● **TRY IT**: Which lines below fall between the one containing "The transfer function of a sensor network is" and the one containing "L(s) = 5(s + 2)(s"? Repeat them exactly, counting both of those lines, and add nothing else.

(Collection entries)

- Opening Delimiter -

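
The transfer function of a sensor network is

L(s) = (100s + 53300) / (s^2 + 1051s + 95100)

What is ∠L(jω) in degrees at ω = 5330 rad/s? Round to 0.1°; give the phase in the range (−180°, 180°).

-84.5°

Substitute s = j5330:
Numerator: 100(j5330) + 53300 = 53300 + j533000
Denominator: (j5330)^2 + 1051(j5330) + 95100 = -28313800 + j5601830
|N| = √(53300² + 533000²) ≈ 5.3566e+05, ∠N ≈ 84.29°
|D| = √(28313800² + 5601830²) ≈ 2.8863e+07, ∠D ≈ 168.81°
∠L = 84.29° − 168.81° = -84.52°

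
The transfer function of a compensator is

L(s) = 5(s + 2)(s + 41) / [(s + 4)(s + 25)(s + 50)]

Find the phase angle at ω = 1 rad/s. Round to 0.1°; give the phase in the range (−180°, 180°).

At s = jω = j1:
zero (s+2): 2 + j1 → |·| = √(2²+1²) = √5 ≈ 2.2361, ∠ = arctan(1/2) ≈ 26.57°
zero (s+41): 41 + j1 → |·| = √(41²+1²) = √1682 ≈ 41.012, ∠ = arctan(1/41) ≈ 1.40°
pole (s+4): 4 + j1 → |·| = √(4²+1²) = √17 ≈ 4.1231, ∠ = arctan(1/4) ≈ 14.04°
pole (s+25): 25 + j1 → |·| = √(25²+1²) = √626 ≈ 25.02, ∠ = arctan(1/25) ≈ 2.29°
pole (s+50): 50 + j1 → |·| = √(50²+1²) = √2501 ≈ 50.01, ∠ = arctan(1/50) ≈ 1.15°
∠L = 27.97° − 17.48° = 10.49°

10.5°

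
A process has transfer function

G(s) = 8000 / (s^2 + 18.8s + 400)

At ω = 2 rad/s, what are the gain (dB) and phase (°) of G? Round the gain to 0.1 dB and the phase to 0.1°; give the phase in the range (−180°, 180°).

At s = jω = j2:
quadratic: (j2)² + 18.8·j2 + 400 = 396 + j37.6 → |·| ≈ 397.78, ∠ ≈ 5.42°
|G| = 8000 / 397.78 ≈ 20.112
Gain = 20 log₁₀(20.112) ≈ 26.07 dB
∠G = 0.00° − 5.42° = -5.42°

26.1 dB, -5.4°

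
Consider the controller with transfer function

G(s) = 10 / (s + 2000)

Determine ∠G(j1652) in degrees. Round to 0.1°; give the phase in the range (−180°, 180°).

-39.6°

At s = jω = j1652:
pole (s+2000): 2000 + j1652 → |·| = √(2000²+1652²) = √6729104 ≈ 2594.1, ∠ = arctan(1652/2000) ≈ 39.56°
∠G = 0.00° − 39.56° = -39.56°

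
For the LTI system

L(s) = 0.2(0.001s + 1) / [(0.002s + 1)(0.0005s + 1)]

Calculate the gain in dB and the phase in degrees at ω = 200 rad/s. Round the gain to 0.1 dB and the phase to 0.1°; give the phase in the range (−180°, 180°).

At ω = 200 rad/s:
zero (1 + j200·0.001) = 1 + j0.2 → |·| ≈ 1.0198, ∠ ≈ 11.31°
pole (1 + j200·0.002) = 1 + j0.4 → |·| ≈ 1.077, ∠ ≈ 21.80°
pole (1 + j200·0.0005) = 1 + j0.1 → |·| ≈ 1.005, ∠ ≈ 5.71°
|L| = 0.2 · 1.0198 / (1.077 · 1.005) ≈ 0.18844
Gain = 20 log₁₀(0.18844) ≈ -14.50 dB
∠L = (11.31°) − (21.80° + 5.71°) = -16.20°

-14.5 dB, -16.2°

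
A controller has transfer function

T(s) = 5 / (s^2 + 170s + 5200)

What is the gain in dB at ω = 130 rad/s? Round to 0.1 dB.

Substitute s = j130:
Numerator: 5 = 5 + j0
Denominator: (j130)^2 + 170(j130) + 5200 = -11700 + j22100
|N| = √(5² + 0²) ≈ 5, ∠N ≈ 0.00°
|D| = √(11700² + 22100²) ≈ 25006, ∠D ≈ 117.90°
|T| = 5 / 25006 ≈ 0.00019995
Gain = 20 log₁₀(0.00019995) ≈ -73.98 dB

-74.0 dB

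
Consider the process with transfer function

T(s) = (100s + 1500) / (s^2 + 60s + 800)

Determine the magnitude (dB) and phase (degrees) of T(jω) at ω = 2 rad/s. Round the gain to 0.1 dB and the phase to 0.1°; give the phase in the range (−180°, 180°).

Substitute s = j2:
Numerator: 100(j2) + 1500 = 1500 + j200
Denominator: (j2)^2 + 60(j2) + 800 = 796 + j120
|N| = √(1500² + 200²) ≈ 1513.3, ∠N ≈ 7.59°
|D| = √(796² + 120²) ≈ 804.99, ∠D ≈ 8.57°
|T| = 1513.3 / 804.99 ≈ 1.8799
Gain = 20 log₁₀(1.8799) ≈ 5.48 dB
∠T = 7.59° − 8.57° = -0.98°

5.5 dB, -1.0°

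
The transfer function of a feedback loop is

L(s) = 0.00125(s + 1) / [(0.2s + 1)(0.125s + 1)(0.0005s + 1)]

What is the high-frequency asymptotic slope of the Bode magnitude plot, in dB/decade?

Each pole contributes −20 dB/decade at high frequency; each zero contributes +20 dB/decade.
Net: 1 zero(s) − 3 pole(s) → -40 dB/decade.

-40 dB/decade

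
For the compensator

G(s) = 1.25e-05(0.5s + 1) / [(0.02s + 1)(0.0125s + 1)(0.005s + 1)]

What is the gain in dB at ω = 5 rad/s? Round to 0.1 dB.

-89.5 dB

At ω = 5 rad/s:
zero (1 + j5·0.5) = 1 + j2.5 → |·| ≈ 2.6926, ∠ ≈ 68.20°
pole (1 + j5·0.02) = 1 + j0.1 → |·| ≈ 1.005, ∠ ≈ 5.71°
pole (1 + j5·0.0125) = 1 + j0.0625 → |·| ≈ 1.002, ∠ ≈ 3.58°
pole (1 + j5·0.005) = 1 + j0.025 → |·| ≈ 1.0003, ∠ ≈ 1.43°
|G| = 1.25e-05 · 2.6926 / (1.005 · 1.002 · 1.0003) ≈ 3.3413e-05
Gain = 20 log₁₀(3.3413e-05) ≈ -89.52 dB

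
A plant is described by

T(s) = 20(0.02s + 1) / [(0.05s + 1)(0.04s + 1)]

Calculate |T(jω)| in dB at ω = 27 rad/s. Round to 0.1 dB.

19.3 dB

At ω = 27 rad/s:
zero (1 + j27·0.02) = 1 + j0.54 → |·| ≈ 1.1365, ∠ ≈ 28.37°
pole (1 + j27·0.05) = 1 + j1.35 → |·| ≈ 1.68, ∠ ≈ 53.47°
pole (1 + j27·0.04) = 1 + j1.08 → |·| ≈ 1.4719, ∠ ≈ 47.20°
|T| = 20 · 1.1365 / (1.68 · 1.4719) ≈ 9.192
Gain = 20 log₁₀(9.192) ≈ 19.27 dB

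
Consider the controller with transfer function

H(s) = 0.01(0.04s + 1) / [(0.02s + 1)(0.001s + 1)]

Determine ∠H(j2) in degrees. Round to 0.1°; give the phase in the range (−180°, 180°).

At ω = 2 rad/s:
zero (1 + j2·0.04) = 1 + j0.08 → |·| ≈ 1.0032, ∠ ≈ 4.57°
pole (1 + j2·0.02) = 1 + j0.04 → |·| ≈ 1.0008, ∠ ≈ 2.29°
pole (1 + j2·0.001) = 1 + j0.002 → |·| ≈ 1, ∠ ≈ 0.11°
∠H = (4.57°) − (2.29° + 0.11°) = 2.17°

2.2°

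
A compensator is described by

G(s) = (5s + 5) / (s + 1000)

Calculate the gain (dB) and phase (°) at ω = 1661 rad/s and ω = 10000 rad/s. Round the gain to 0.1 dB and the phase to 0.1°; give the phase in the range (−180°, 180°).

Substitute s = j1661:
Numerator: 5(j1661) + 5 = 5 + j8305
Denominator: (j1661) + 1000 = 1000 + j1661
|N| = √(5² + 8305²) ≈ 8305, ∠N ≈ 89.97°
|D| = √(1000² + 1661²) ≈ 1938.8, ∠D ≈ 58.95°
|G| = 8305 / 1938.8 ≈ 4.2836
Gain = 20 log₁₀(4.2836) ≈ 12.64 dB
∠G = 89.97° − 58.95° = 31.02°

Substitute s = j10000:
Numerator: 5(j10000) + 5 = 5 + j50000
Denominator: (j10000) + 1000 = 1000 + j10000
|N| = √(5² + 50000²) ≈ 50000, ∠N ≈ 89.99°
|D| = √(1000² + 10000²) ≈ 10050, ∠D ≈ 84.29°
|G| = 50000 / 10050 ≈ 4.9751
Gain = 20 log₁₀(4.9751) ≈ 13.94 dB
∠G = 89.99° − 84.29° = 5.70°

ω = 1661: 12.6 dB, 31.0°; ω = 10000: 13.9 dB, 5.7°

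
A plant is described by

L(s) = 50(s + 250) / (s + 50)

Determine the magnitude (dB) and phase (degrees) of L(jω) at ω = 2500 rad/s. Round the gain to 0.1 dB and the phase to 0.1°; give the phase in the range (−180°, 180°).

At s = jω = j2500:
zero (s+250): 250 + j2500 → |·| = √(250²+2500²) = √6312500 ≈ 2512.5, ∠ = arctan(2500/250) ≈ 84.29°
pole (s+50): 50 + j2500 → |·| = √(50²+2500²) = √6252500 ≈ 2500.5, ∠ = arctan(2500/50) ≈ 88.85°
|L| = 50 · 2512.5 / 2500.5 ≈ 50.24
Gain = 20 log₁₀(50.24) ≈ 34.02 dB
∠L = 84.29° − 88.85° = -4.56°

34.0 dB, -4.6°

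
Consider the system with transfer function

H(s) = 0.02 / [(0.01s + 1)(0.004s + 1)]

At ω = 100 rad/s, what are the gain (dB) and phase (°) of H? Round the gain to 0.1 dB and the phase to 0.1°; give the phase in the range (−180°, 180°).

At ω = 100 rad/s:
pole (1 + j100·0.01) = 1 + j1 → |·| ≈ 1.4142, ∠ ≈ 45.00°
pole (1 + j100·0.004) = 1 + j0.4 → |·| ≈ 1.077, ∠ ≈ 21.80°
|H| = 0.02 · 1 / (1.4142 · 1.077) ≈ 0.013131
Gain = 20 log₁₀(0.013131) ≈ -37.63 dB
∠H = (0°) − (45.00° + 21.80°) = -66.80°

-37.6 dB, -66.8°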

- Closing Delimiter -
- Opening Delimiter -

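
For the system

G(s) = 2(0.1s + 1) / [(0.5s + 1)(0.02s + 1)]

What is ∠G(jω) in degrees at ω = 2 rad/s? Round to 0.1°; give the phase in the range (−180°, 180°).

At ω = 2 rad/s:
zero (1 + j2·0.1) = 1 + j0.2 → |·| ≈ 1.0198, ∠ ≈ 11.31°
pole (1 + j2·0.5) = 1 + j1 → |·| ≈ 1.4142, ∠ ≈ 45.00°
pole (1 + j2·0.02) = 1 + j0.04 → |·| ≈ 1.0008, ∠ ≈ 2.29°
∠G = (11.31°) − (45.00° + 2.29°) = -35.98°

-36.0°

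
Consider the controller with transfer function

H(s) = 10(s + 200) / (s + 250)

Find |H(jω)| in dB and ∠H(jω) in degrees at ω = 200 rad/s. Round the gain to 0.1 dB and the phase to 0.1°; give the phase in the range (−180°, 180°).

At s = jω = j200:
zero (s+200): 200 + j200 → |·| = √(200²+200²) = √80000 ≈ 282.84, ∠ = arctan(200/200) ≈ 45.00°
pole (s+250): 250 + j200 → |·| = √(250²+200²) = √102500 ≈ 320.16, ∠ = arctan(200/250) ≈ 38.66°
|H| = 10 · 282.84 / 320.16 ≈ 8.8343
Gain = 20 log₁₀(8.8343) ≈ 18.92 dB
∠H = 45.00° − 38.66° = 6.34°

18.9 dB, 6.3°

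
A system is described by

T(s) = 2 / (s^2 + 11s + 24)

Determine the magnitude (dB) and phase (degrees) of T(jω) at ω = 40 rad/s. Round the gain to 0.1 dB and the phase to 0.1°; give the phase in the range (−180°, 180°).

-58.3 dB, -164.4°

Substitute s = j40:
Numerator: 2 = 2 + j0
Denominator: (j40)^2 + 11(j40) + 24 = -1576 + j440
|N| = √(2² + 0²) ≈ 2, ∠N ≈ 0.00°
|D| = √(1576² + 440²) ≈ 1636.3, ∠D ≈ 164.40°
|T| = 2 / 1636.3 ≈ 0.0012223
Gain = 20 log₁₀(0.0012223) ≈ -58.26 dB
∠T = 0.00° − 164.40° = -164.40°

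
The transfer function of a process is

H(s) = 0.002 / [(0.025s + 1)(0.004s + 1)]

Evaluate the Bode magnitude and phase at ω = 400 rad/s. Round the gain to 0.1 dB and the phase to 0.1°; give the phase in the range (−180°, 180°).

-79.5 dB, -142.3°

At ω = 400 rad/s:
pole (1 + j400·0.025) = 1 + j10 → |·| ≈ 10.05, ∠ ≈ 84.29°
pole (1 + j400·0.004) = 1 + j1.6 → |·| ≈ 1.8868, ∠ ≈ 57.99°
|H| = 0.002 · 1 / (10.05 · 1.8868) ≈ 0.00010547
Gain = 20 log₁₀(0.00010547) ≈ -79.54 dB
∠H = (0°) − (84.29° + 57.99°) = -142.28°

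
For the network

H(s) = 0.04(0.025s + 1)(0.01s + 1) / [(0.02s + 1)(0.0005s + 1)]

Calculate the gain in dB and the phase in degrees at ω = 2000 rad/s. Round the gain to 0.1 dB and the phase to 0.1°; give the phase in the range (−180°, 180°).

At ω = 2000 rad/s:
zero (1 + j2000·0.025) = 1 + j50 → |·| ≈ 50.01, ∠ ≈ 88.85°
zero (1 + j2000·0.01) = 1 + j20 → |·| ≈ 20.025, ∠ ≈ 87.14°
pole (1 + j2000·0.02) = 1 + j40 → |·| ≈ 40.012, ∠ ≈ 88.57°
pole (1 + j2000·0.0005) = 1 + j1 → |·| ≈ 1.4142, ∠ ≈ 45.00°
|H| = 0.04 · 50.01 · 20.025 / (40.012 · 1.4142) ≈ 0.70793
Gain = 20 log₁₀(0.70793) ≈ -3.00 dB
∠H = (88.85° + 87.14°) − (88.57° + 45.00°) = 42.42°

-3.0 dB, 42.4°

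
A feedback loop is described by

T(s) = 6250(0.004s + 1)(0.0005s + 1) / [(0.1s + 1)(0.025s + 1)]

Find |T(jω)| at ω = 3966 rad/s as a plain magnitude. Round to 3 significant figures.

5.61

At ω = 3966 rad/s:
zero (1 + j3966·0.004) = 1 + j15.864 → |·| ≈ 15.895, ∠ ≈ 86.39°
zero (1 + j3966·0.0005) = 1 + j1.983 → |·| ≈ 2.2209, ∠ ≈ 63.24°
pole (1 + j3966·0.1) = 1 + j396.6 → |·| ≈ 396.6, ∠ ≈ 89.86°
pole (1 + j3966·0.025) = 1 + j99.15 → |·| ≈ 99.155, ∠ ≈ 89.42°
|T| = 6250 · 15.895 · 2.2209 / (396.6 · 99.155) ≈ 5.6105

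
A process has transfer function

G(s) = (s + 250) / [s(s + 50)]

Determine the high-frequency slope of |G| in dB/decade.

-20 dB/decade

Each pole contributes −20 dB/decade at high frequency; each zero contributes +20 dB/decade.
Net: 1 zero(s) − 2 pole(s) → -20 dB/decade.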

- Closing Delimiter -

● **OUTPUT OF THE EXERCISE**:
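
The transfer function of a sensor network is

L(s) = (100s + 53300) / (s^2 + 1051s + 95100)

What is ∠L(jω) in degrees at ω = 5330 rad/s? Round to 0.1°; give the phase in the range (−180°, 180°).

-84.5°

Substitute s = j5330:
Numerator: 100(j5330) + 53300 = 53300 + j533000
Denominator: (j5330)^2 + 1051(j5330) + 95100 = -28313800 + j5601830
|N| = √(53300² + 533000²) ≈ 5.3566e+05, ∠N ≈ 84.29°
|D| = √(28313800² + 5601830²) ≈ 2.8863e+07, ∠D ≈ 168.81°
∠L = 84.29° − 168.81° = -84.52°

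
The transfer function of a compensator is

L(s) = 5(s + 2)(s + 41) / [(s + 4)(s + 25)(s + 50)]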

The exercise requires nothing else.